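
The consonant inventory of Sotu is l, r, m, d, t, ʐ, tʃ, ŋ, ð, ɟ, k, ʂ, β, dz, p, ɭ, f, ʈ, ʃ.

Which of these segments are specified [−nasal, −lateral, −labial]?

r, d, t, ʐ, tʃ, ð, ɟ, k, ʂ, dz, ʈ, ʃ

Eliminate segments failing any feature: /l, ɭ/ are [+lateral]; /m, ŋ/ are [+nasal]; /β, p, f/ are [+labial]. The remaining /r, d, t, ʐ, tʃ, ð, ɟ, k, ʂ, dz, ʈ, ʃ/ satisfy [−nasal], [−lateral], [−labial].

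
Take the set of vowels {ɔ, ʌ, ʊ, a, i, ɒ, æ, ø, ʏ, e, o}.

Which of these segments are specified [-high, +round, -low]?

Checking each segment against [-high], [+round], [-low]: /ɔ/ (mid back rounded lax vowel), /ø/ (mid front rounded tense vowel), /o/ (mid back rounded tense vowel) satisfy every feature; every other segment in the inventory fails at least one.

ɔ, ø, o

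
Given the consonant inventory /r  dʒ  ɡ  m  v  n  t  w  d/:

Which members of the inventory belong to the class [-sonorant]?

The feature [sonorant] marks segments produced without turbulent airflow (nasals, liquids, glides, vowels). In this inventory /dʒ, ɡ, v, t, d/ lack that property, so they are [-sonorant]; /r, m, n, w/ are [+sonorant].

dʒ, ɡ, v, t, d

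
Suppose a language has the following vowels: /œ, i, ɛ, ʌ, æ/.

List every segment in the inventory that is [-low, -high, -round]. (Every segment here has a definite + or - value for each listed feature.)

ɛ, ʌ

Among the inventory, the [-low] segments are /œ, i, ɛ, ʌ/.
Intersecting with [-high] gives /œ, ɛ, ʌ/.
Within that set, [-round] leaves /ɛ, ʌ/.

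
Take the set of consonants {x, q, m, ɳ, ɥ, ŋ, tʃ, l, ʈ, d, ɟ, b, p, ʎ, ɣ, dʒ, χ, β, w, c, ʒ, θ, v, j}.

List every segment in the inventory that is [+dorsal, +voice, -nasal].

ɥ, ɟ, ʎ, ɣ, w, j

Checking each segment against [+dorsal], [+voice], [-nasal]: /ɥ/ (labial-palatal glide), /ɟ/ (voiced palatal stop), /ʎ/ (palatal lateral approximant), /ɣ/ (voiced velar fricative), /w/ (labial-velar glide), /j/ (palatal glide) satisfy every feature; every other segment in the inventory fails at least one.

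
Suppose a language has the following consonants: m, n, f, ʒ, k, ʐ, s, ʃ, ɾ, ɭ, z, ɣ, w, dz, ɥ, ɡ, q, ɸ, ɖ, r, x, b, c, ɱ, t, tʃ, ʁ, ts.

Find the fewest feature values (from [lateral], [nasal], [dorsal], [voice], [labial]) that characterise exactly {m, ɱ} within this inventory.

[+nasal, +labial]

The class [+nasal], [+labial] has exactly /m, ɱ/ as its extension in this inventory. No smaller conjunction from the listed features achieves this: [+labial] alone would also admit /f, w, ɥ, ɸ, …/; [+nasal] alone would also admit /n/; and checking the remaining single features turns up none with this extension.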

==*==

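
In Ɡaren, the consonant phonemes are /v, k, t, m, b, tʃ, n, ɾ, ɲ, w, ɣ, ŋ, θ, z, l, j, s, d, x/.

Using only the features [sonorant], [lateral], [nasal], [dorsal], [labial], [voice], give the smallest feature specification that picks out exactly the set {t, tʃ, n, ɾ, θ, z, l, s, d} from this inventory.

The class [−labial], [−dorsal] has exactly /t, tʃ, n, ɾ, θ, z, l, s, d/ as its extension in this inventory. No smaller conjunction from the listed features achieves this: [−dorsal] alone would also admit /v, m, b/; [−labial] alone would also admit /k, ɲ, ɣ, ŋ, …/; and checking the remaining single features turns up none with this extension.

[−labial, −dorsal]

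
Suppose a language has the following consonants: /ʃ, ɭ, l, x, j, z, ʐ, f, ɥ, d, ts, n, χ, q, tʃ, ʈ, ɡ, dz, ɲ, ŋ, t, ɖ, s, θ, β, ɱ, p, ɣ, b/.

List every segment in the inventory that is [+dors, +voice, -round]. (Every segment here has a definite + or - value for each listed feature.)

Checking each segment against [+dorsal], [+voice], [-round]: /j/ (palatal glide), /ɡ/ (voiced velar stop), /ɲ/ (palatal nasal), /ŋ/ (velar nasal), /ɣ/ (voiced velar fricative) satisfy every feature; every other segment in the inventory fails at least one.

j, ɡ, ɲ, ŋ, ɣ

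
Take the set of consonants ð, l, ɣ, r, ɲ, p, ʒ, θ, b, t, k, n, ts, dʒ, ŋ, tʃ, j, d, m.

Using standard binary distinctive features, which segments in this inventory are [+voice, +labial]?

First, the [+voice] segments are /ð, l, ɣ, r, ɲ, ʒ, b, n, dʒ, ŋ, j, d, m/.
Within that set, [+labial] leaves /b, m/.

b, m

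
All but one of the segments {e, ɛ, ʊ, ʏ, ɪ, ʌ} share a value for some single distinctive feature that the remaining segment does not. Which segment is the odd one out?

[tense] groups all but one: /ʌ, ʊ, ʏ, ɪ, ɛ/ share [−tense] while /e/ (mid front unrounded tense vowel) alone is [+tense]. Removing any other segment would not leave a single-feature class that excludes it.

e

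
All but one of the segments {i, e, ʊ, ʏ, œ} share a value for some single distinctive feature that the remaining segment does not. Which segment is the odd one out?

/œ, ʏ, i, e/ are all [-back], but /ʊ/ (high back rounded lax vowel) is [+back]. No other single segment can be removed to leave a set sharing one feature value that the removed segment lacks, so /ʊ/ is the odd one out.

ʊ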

==*==

• [What you will do]: Exactly how many lines in the listing above contain the word "Suppose"? Only the number should be given.

• [Solution to the problem]: 3